• [Task to complete] Could you please repeat the data below word for word?

⟨

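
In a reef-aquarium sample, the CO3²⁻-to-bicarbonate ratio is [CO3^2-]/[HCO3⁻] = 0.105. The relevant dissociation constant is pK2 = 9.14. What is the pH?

From K2 = [H⁺][CO3^2-]/[HCO3⁻]:  pH = pK2 + log₁₀([CO3^2-]/[HCO3⁻])
log₁₀(0.105) = -0.979
pH = 9.14 + (-0.979) = 8.16

pH = 8.16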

⟩

• [Solution for this exercise]
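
In a reef-aquarium sample, the CO3²⁻-to-bicarbonate ratio is [CO3^2-]/[HCO3⁻] = 0.105. The relevant dissociation constant is pK2 = 9.14. What is the pH?

From K2 = [H⁺][CO3^2-]/[HCO3⁻]:  pH = pK2 + log₁₀([CO3^2-]/[HCO3⁻])
log₁₀(0.105) = -0.979
pH = 9.14 + (-0.979) = 8.16

pH = 8.16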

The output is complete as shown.